ENTRIES SHOWN -
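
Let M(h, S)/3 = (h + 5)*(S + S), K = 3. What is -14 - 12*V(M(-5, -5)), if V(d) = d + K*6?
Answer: -230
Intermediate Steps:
M(h, S) = 6*S*(5 + h) (M(h, S) = 3*((h + 5)*(S + S)) = 3*((5 + h)*(2*S)) = 3*(2*S*(5 + h)) = 6*S*(5 + h))
V(d) = 18 + d (V(d) = d + 3*6 = d + 18 = 18 + d)
-14 - 12*V(M(-5, -5)) = -14 - 12*(18 + 6*(-5)*(5 - 5)) = -14 - 12*(18 + 6*(-5)*0) = -14 - 12*(18 + 0) = -14 - 12*18 = -14 - 216 = -230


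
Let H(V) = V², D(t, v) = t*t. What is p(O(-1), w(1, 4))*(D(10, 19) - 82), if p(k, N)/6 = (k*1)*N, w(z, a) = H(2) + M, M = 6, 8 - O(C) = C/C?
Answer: 7560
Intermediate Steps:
D(t, v) = t²
O(C) = 7 (O(C) = 8 - C/C = 8 - 1*1 = 8 - 1 = 7)
w(z, a) = 10 (w(z, a) = 2² + 6 = 4 + 6 = 10)
p(k, N) = 6*N*k (p(k, N) = 6*((k*1)*N) = 6*(k*N) = 6*(N*k) = 6*N*k)
p(O(-1), w(1, 4))*(D(10, 19) - 82) = (6*10*7)*(10² - 82) = 420*(100 - 82) = 420*18 = 7560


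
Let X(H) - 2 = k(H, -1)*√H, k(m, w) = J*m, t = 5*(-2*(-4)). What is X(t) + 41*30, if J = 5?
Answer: 1232 + 400*√10 ≈ 2496.9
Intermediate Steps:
t = 40 (t = 5*8 = 40)
k(m, w) = 5*m
X(H) = 2 + 5*H^(3/2) (X(H) = 2 + (5*H)*√H = 2 + 5*H^(3/2))
X(t) + 41*30 = (2 + 5*40^(3/2)) + 41*30 = (2 + 5*(80*√10)) + 1230 = (2 + 400*√10) + 1230 = 1232 + 400*√10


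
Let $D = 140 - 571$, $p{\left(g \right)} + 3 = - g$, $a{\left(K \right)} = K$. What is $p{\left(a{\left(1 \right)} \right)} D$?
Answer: $1724$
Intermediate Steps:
$p{\left(g \right)} = -3 - g$
$D = -431$
$p{\left(a{\left(1 \right)} \right)} D = \left(-3 - 1\right) \left(-431\right) = \left(-4\right) \left(-431\right) = 1724$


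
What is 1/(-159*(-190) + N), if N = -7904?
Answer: 1/22306 ≈ 4.4831e-5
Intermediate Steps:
1/(-159*(-190) + N) = 1/(-159*(-190) - 7904) = 1/(30210 - 7904) = 1/22306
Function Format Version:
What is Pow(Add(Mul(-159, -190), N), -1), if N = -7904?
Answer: Rational(1, 22306) ≈ 4.4831e-5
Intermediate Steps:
Pow(Add(Mul(-159, -190), N), -1) = Pow(Add(Mul(-159, -190), -7904), -1) = Pow(Add(30210, -7904), -1) = Pow(22306, -1) = Rational(1, 22306)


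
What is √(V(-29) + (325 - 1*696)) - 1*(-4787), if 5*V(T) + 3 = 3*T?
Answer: 4787 + I*√389 ≈ 4787.0 + 19.723*I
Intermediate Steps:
V(T) = -⅗ + 3*T/5 (V(T) = -⅗ + (3*T)/5 = -⅗ + 3*T/5)
√(V(-29) + (325 - 1*696)) - 1*(-4787) = √((-⅗ + (⅗)*(-29)) + (325 - 1*696)) - 1*(-4787) = √((-⅗ - 87/5) + (325 - 696)) + 4787 = √(-18 - 371) + 4787 = √(-389) + 4787 = I*√389 + 4787 = 4787 + I*√389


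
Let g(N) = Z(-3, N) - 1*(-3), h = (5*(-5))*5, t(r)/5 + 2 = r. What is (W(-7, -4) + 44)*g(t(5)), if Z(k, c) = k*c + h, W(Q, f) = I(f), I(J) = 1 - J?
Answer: -8183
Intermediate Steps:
t(r) = -10 + 5*r
W(Q, f) = 1 - f
h = -125 (h = -25*5 = -125)
Z(k, c) = -125 + c*k (Z(k, c) = k*c - 125 = c*k - 125 = -125 + c*k)
g(N) = -122 - 3*N (g(N) = (-125 + N*(-3)) - 1*(-3) = (-125 - 3*N) + 3 = -122 - 3*N)
(W(-7, -4) + 44)*g(t(5)) = ((1 - 1*(-4)) + 44)*(-122 - 3*(-10 + 5*5)) = ((1 + 4) + 44)*(-122 - 3*(-10 + 25)) = (5 + 44)*(-122 - 3*15) = 49*(-122 - 45) = 49*(-167) = -8183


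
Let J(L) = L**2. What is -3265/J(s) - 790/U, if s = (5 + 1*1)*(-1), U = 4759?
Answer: -15566575/171324 ≈ -90.860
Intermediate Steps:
s = -6 (s = (5 + 1)*(-1) = 6*(-1) = -6)
-3265/J(s) - 790/U = -3265/((-6)**2) - 790/4759 = -3265/36 - 790*1/4759 = -3265*1/36 - 790/4759 = -3265/36 - 790/4759 = -15566575/171324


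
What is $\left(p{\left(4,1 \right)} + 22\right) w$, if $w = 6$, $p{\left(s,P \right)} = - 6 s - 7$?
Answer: $-54$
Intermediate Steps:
$p{\left(s,P \right)} = -7 - 6 s$
$\left(p{\left(4,1 \right)} + 22\right) w = \left(\left(-7 - 24\right) + 22\right) 6 = \left(-31 + 22\right) 6 = \left(-9\right) 6 = -54$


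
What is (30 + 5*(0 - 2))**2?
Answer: 400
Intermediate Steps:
(30 + 5*(0 - 2))**2 = (30 + 5*(-2))**2 = (30 - 10)**2 = 20**2 = 400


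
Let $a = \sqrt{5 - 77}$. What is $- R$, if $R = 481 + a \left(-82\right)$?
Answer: $-481 + 492 i \sqrt{2} \approx -481.0 + 695.79 i$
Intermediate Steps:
$a = 6 i \sqrt{2}$ ($a = \sqrt{-72} = 6 i \sqrt{2} \approx 8.4853 i$)
$R = 481 - 492 i \sqrt{2}$ ($R = 481 + 6 i \sqrt{2} \left(-82\right) = 481 - 492 i \sqrt{2} \approx 481.0 - 695.79 i$)
$- R = - (481 - 492 i \sqrt{2}) = -481 + 492 i \sqrt{2}$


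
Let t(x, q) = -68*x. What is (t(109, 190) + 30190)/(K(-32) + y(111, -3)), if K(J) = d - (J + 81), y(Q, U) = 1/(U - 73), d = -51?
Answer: -1731128/7601 ≈ -227.75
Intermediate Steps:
y(Q, U) = 1/(-73 + U)
K(J) = -132 - J (K(J) = -51 - (J + 81) = -51 - (81 + J) = -51 + (-81 - J) = -132 - J)
(t(109, 190) + 30190)/(K(-32) + y(111, -3)) = (-68*109 + 30190)/((-132 - 1*(-32)) + 1/(-73 - 3)) = (-7412 + 30190)/((-132 + 32) + 1/(-76)) = 22778/(-100 - 1/76) = 22778/(-7601/76) = 22778*(-76/7601) = -1731128/7601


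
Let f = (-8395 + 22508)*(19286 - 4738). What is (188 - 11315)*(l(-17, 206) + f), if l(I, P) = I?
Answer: -2284550097189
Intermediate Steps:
f = 205315924 (f = 14113*14548 = 205315924)
(188 - 11315)*(l(-17, 206) + f) = (188 - 11315)*(-17 + 205315924) = -11127*205315907 = -2284550097189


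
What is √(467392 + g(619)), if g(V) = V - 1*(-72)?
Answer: √468083 ≈ 684.17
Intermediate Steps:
g(V) = 72 + V (g(V) = V + 72 = 72 + V)
√(467392 + g(619)) = √(467392 + (72 + 619)) = √(467392 + 691) = √468083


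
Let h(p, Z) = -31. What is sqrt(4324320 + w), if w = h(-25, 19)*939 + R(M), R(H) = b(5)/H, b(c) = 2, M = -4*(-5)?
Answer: sqrt(429521110)/10 ≈ 2072.5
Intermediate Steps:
M = 20
R(H) = 2/H
w = -291089/10 (w = -31*939 + 2/20 = -29109 + 2*(1/20) = -29109 + 1/10 = -291089/10 ≈ -29109.)
sqrt(4324320 + w) = sqrt(4324320 - 291089/10) = sqrt(42952111/10) = sqrt(429521110)/10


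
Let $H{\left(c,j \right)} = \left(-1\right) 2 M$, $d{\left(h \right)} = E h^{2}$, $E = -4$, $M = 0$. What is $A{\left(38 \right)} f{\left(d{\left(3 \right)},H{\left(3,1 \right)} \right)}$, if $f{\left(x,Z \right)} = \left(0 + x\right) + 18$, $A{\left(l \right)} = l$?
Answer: $-684$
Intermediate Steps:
$d{\left(h \right)} = - 4 h^{2}$
$H{\left(c,j \right)} = 0$ ($H{\left(c,j \right)} = \left(-1\right) 2 \cdot 0 = \left(-2\right) 0 = 0$)
$f{\left(x,Z \right)} = 18 + x$ ($f{\left(x,Z \right)} = x + 18 = 18 + x$)
$A{\left(38 \right)} f{\left(d{\left(3 \right)},H{\left(3,1 \right)} \right)} = 38 \left(18 - 4 \cdot 3^{2}\right) = 38 \left(18 - 36\right) = 38 \left(-18\right) = -684$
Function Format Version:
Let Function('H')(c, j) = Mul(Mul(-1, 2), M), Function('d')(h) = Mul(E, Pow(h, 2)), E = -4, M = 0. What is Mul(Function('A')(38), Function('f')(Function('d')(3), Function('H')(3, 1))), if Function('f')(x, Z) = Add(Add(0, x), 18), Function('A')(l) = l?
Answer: -684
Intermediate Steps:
Function('d')(h) = Mul(-4, Pow(h, 2))
Function('H')(c, j) = 0 (Function('H')(c, j) = Mul(Mul(-1, 2), 0) = Mul(-2, 0) = 0)
Function('f')(x, Z) = Add(18, x) (Function('f')(x, Z) = Add(x, 18) = Add(18, x))
Mul(Function('A')(38), Function('f')(Function('d')(3), Function('H')(3, 1))) = Mul(38, Add(18, Mul(-4, Pow(3, 2)))) = Mul(38, Add(18, Mul(-4, 9))) = Mul(38, Add(18, -36)) = Mul(38, -18) = -684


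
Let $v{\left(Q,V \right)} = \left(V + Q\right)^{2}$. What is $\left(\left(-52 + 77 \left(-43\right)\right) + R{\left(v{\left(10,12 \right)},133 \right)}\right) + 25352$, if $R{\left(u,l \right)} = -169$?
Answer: $21820$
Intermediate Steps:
$v{\left(Q,V \right)} = \left(Q + V\right)^{2}$
$\left(\left(-52 + 77 \left(-43\right)\right) + R{\left(v{\left(10,12 \right)},133 \right)}\right) + 25352 = \left(\left(-52 + 77 \left(-43\right)\right) - 169\right) + 25352 = \left(\left(-52 - 3311\right) - 169\right) + 25352 = \left(-3363 - 169\right) + 25352 = -3532 + 25352 = 21820$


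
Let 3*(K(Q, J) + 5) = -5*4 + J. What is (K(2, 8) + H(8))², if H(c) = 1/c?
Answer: 5041/64 ≈ 78.766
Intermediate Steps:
K(Q, J) = -35/3 + J/3 (K(Q, J) = -5 + (-5*4 + J)/3 = -5 + (-20 + J)/3 = -5 + (-20/3 + J/3) = -35/3 + J/3)
(K(2, 8) + H(8))² = ((-35/3 + (⅓)*8) + 1/8)² = ((-35/3 + 8/3) + ⅛)² = (-9 + ⅛)² = (-71/8)² = 5041/64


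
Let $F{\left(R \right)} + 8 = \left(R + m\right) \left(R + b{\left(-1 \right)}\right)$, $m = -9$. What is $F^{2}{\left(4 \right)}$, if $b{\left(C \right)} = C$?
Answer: $529$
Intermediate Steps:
$F{\left(R \right)} = -8 + \left(-1 + R\right) \left(-9 + R\right)$ ($F{\left(R \right)} = -8 + \left(R - 9\right) \left(R - 1\right) = -8 + \left(-9 + R\right) \left(-1 + R\right) = -8 + \left(-1 + R\right) \left(-9 + R\right)$)
$F^{2}{\left(4 \right)} = \left(1 + 4^{2} - 40\right)^{2} = \left(1 + 16 - 40\right)^{2} = \left(-23\right)^{2} = 529$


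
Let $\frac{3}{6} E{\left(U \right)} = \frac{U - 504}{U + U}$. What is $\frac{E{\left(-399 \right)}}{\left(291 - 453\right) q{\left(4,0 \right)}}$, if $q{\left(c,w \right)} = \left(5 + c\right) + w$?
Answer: $- \frac{43}{27702} \approx -0.0015522$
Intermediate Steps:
$q{\left(c,w \right)} = 5 + c + w$
$E{\left(U \right)} = \frac{-504 + U}{U}$ ($E{\left(U \right)} = 2 \frac{U - 504}{U + U} = 2 \frac{-504 + U}{2 U} = \frac{-504 + U}{U}$)
$\frac{E{\left(-399 \right)}}{\left(291 - 453\right) q{\left(4,0 \right)}} = \frac{\frac{1}{-399} \left(-504 - 399\right)}{\left(291 - 453\right) \left(5 + 4 + 0\right)} = \frac{\left(- \frac{1}{399}\right) \left(-903\right)}{\left(-162\right) 9} = \frac{43}{19 \left(-1458\right)} = \frac{43}{19} \left(- \frac{1}{1458}\right) = - \frac{43}{27702}$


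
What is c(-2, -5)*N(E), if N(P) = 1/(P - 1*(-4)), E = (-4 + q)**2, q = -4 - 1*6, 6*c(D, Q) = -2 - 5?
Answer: -7/1200 ≈ -0.0058333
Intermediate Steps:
c(D, Q) = -7/6 (c(D, Q) = (-2 - 5)/6 = (1/6)*(-7) = -7/6)
q = -10 (q = -4 - 6 = -10)
E = 196 (E = (-4 - 10)**2 = (-14)**2 = 196)
N(P) = 1/(4 + P) (N(P) = 1/(P + 4) = 1/(4 + P))
c(-2, -5)*N(E) = -7/(6*(4 + 196)) = -7/6/200 = -7/6*1/200 = -7/1200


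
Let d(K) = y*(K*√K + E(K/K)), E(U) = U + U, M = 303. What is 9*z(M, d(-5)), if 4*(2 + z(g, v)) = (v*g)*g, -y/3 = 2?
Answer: -2478861 + 12394215*I*√5/2 ≈ -2.4789e+6 + 1.3857e+7*I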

THE PROBLEM - Retype only this portion of the data above: the line containing "What is Pow(Add(Mul(-159, -190), N), -1), if", the line containing "Answer: -15566575/171324 ≈ -90.860", and all lines between them, exactly.

EXPECTED OUTPUT -
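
What is Pow(Add(Mul(-159, -190), N), -1), if N = -7904?
Answer: Rational(1, 22306) ≈ 4.4831e-5
Intermediate Steps:
Pow(Add(Mul(-159, -190), N), -1) = Pow(Add(Mul(-159, -190), -7904), -1) = Pow(Add(30210, -7904), -1) = Pow(22306, -1) = Rational(1, 22306)


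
What is √(V(-29) + (325 - 1*696)) - 1*(-4787), if 5*V(T) + 3 = 3*T?
Answer: 4787 + I*√389 ≈ 4787.0 + 19.723*I
Intermediate Steps:
V(T) = -⅗ + 3*T/5 (V(T) = -⅗ + (3*T)/5 = -⅗ + 3*T/5)
√(V(-29) + (325 - 1*696)) - 1*(-4787) = √((-⅗ + (⅗)*(-29)) + (325 - 1*696)) - 1*(-4787) = √((-⅗ - 87/5) + (325 - 696)) + 4787 = √(-18 - 371) + 4787 = √(-389) + 4787 = I*√389 + 4787 = 4787 + I*√389


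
Let g(N) = Z(-3, N) - 1*(-3), h = (5*(-5))*5, t(r)/5 + 2 = r. What is (W(-7, -4) + 44)*g(t(5)), if Z(k, c) = k*c + h, W(Q, f) = I(f), I(J) = 1 - J?
Answer: -8183
Intermediate Steps:
t(r) = -10 + 5*r
W(Q, f) = 1 - f
h = -125 (h = -25*5 = -125)
Z(k, c) = -125 + c*k (Z(k, c) = k*c - 125 = c*k - 125 = -125 + c*k)
g(N) = -122 - 3*N (g(N) = (-125 + N*(-3)) - 1*(-3) = (-125 - 3*N) + 3 = -122 - 3*N)
(W(-7, -4) + 44)*g(t(5)) = ((1 - 1*(-4)) + 44)*(-122 - 3*(-10 + 5*5)) = ((1 + 4) + 44)*(-122 - 3*(-10 + 25)) = (5 + 44)*(-122 - 3*15) = 49*(-122 - 45) = 49*(-167) = -8183


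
Let J(L) = L**2. What is -3265/J(s) - 790/U, if s = (5 + 1*1)*(-1), U = 4759?
Answer: -15566575/171324 ≈ -90.860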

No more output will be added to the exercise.